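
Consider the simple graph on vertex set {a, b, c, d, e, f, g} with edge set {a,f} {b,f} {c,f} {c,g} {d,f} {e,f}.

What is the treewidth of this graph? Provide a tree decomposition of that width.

Treewidth 1.
Bags: B1 = {e, f}  B2 = {d, f}  B3 = {a, f}  B4 = {c, f}  B5 = {c, g}  B6 = {b, f}
Tree: B1–B2, B1–B3, B3–B4, B4–B5, B1–B6

Every bag has size at most 2, so the width is 2 − 1 = 1 and tw(G) ≤ 1. G has an edge, so its treewidth is at least 1. The upper and lower bounds meet at 1, so that is the treewidth.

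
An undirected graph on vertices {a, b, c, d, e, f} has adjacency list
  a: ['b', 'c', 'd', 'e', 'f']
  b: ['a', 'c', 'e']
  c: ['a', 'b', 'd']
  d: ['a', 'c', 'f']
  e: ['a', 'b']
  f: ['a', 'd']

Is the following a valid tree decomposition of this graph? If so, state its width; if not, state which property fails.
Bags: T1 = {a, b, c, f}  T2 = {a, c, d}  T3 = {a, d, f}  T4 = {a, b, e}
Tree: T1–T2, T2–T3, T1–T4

No — bags containing vertex f are not connected in the tree.

A tree decomposition must satisfy three properties: every vertex lies in some bag; for every edge, both endpoints lie together in some bag; and for every vertex, the bags containing it form a connected subtree. Here bags containing vertex f are not connected in the tree, so the decomposition is invalid.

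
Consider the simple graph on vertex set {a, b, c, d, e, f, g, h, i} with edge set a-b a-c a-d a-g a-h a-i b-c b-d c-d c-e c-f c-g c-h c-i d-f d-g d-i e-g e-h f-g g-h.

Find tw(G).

3

A width-3 tree decomposition is:
Bags: B1 = {a, c, d, g}  B2 = {a, b, c, d}  B3 = {a, c, g, h}  B4 = {a, c, d, i}  B5 = {c, d, f, g}  B6 = {c, e, g, h}
Tree: B1–B2, B1–B3, B1–B4, B1–B5, B3–B6
Every bag has size at most 4, so the width is 4 − 1 = 3 and tw(G) ≤ 3. Conversely, {a, c, d, g} is a clique of size 4, and the vertices of any clique must share a bag in every tree decomposition; so some bag has ≥ 4 vertices and tw(G) ≥ 3. Combining the bounds, tw(G) = 3.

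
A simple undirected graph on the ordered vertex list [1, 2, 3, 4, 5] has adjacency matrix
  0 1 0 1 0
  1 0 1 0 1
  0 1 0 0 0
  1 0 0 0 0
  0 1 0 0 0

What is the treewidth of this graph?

A width-1 tree decomposition is:
Bags: B1 = {2, 3}  B2 = {1, 2}  B3 = {1, 4}  B4 = {2, 5}
Tree: B1–B2, B2–B3, B2–B4
Every bag has size at most 2, so the width is 2 − 1 = 1 and tw(G) ≤ 1. Any graph with an edge has treewidth ≥ 1, and G has the edge 2–3. Combining the bounds, tw(G) = 1.

1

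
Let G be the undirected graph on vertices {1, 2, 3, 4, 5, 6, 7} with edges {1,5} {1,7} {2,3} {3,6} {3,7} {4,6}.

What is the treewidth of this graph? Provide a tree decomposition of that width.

The largest bag has 2 vertices, giving width 1; this decomposition certifies tw(G) ≤ 1. Since G has at least one edge (e.g. 7–3), it is not an edgeless graph, so tw(G) ≥ 1. Hence tw(G) = 1 exactly.

Treewidth 1.
One optimal decomposition is:
Bags: B1 = {3, 7}  B2 = {3, 6}  B3 = {1, 7}  B4 = {2, 3}  B5 = {4, 6}  B6 = {1, 5}
Tree: B1–B2, B1–B3, B2–B4, B2–B5, B3–B6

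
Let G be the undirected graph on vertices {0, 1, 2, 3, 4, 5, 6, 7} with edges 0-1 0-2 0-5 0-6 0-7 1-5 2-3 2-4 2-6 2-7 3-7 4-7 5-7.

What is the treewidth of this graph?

2

A width-2 tree decomposition is:
Bags: B1 = {0, 2, 7}  B2 = {2, 4, 7}  B3 = {0, 5, 7}  B4 = {2, 3, 7}  B5 = {0, 1, 5}  B6 = {0, 2, 6}
Tree: B1–B2, B1–B3, B2–B4, B3–B5, B1–B6
The largest bag has 3 vertices, giving width 2; this decomposition certifies tw(G) ≤ 2. For the lower bound, the 3 vertices {0, 1, 5} are pairwise adjacent, and any tree decomposition puts a clique entirely inside one bag — forcing width ≥ 2. Therefore the treewidth is 2.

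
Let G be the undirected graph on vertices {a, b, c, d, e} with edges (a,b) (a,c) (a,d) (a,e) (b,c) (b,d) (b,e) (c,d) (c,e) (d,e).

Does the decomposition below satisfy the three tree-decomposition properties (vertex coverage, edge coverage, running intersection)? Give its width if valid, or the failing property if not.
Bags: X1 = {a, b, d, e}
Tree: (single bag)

No — vertex c appears in no bag.

A tree decomposition must satisfy three properties: every vertex lies in some bag; for every edge, both endpoints lie together in some bag; and for every vertex, the bags containing it form a connected subtree. Here vertex c appears in no bag, so the decomposition is invalid.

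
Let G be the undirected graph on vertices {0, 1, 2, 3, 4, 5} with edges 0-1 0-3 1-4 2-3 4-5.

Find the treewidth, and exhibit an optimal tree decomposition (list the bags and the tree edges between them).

Treewidth 1.
Bags: B1 = {4, 5}  B2 = {1, 4}  B3 = {0, 1}  B4 = {0, 3}  B5 = {2, 3}
Tree: B1–B2, B2–B3, B3–B4, B4–B5

The largest bag has 2 vertices, giving width 1; this decomposition certifies tw(G) ≤ 1. G has an edge, so its treewidth is at least 1. Combining the bounds, tw(G) = 1.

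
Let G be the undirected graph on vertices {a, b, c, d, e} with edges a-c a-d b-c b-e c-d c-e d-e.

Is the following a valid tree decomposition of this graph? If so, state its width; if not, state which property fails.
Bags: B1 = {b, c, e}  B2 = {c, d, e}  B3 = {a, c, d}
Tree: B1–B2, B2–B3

Yes; width 2.

Checking the three conditions: (i) the bags cover all of {a, b, c, d, e}; (ii) for each edge, some bag contains both endpoints; (iii) the bags containing any fixed vertex form a subtree. All hold, so the decomposition is valid with width 3 − 1 = 2.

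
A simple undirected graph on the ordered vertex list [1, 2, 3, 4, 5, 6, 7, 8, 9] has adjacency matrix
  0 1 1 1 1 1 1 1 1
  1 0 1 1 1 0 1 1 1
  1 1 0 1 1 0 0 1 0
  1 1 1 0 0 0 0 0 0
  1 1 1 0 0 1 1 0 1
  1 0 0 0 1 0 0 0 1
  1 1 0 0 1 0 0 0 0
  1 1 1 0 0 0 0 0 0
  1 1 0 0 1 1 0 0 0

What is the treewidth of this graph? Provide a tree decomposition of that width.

Every bag has size at most 4, so the width is 4 − 1 = 3 and tw(G) ≤ 3. On the other hand G contains the 4-clique {1, 2, 5, 9}. A clique must lie in a single bag of any decomposition, so no decomposition can have width below 3. Therefore the treewidth is 3.

Treewidth 3.
One such decomposition:
Bags: B1 = {1, 2, 5, 9}  B2 = {1, 2, 5, 7}  B3 = {1, 2, 3, 5}  B4 = {1, 2, 3, 8}  B5 = {1, 5, 6, 9}  B6 = {1, 2, 3, 4}
Tree: B1–B2, B2–B3, B3–B4, B1–B5, B4–B6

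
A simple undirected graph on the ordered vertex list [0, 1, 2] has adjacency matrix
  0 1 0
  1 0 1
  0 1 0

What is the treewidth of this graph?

A width-1 tree decomposition is:
Bags: B1 = {1, 2}  B2 = {0, 1}
Tree: B1–B2
Each bag holds 2 vertices, so the decomposition has width 1, which upper-bounds the treewidth. Any graph with an edge has treewidth ≥ 1, and G has the edge 1–2. Therefore the treewidth is 1.

1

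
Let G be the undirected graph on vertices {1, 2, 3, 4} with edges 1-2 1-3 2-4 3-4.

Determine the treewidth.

2

A width-2 tree decomposition is:
Bags: B1 = {1, 2, 4}  B2 = {1, 3, 4}
Tree: B1–B2
The largest bag has 3 vertices, giving width 2; this decomposition certifies tw(G) ≤ 2. Since 1–2–4–3–1 is a cycle in G, G is not acyclic. Forests are exactly the graphs of treewidth ≤ 1, so tw(G) ≥ 2. Therefore the treewidth is 2.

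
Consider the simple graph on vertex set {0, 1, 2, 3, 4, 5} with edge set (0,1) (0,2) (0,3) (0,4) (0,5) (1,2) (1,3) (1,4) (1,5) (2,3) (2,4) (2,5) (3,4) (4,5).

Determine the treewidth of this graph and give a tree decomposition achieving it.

Every bag has size at most 5, so the width is 5 − 1 = 4 and tw(G) ≤ 4. Conversely, {0, 1, 2, 3, 4} is a clique of size 5, and the vertices of any clique must share a bag in every tree decomposition; so some bag has ≥ 5 vertices and tw(G) ≥ 4. Combining the bounds, tw(G) = 4.

Treewidth 4.
One optimal decomposition is:
Bags: B1 = {0, 1, 2, 3, 4}  B2 = {0, 1, 2, 4, 5}
Tree: B1–B2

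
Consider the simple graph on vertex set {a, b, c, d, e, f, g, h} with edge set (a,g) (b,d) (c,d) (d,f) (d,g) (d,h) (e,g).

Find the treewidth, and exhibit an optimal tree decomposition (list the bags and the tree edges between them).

Treewidth 1.
One optimal decomposition is:
Bags: B1 = {e, g}  B2 = {d, g}  B3 = {d, h}  B4 = {a, g}  B5 = {d, f}  B6 = {c, d}  B7 = {b, d}
Tree: B1–B2, B2–B3, B2–B4, B2–B5, B5–B6, B2–B7

Each bag holds 2 vertices, so the decomposition has width 1, which upper-bounds the treewidth. G has an edge, so its treewidth is at least 1. Therefore the treewidth is 1.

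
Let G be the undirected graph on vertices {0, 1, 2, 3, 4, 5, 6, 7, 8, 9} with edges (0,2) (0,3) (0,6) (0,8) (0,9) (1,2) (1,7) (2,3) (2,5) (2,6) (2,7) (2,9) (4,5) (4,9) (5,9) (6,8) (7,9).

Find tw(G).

2

A width-2 tree decomposition is:
Bags: B1 = {0, 2, 9}  B2 = {2, 7, 9}  B3 = {1, 2, 7}  B4 = {2, 5, 9}  B5 = {0, 2, 3}  B6 = {0, 2, 6}  B7 = {4, 5, 9}  B8 = {0, 6, 8}
Tree: B1–B2, B2–B3, B2–B4, B1–B5, B5–B6, B4–B7, B6–B8
The largest bag has 3 vertices, giving width 2; this decomposition certifies tw(G) ≤ 2. For the lower bound, the 3 vertices {0, 6, 8} are pairwise adjacent, and any tree decomposition puts a clique entirely inside one bag — forcing width ≥ 2. Combining the bounds, tw(G) = 2.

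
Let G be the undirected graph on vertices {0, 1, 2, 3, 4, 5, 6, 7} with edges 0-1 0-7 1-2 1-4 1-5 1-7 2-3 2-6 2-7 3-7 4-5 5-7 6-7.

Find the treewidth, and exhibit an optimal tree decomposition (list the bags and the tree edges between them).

Each bag holds 3 vertices, so the decomposition has width 2, which upper-bounds the treewidth. Conversely, {1, 4, 5} is a clique of size 3, and the vertices of any clique must share a bag in every tree decomposition; so some bag has ≥ 3 vertices and tw(G) ≥ 2. The upper and lower bounds meet at 2, so that is the treewidth.

Treewidth 2.
One optimal decomposition is:
Bags: B1 = {2, 3, 7}  B2 = {1, 2, 7}  B3 = {2, 6, 7}  B4 = {1, 5, 7}  B5 = {1, 4, 5}  B6 = {0, 1, 7}
Tree: B1–B2, B2–B3, B2–B4, B4–B5, B2–B6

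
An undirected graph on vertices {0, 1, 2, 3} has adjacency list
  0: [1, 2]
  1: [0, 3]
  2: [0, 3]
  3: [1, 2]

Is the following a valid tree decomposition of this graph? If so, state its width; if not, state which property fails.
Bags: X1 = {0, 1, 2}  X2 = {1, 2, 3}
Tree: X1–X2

Every vertex of G appears in some bag (union = {0, 1, 2, 3}); every edge is covered by a bag; and for each vertex v the set of bags containing v is connected in the bag tree. The decomposition is therefore valid. The largest bag has 3 vertices, so the width is 2.

Yes; width 2.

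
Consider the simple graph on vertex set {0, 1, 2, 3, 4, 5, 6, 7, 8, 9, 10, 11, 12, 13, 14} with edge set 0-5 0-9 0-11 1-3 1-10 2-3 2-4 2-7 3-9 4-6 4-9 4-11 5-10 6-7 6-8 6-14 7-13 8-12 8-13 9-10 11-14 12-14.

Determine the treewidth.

A width-3 tree decomposition is:
Bags: B1 = {0, 1, 5, 10}  B2 = {0, 1, 9, 10}  B3 = {0, 1, 3, 9}  B4 = {0, 3, 9, 11}  B5 = {3, 4, 9, 11}  B6 = {2, 3, 4, 11}  B7 = {2, 4, 11, 14}  B8 = {2, 4, 6, 14}  B9 = {2, 6, 7, 14}  B10 = {6, 7, 12, 14}  B11 = {6, 7, 8, 12}  B12 = {7, 8, 12, 13}
Tree: B1–B2, B2–B3, B3–B4, B4–B5, B5–B6, B6–B7, B7–B8, B8–B9, B9–B10, B10–B11, B11–B12
Each bag holds 4 vertices, so the decomposition has width 3, which upper-bounds the treewidth. For the lower bound: the 4 vertex sets {1,5,10}, {0}, {9}, {2,3,4,11} are disjoint, each induces a connected subgraph, and every pair is joined by at least one edge of G. Contracting each set to a single vertex therefore yields K_{4} as a minor, and since treewidth is minor-monotone, tw(G) ≥ tw(K_{4}) = 3. Combining the bounds, tw(G) = 3.

3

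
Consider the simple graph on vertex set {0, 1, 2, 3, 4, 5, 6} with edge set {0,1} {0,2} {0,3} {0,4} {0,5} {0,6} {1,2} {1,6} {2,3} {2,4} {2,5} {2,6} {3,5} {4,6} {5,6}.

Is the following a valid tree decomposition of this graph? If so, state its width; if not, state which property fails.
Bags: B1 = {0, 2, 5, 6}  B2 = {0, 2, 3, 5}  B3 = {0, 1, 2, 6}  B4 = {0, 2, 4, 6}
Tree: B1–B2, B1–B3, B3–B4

Vertex coverage: the bags together contain {0, 1, 2, 3, 4, 5, 6}, the full vertex set. Edge coverage: each edge of G has both endpoints in at least one bag. Running intersection: for every vertex, the bags containing it form a connected subtree. All three properties hold, so this is a valid tree decomposition of width max|bag| − 1 = 3, and hence tw(G) ≤ 3.

Yes; width 3.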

■ YOUR GOAL
Your task is to show every line of the listing above containing "adjacency".

■ ANSWER
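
An undirected graph on vertices {a, b, c, d, e, f} has adjacency list
A simple undirected graph on the ordered vertex list [1, 2, 3, 4, 5] has adjacency matrix
A simple undirected graph on the ordered vertex list [1, 2, 3, 4, 5, 6, 7, 8, 9] has adjacency matrix
A simple undirected graph on the ordered vertex list [0, 1, 2] has adjacency matrix
An undirected graph on vertices {0, 1, 2, 3} has adjacency list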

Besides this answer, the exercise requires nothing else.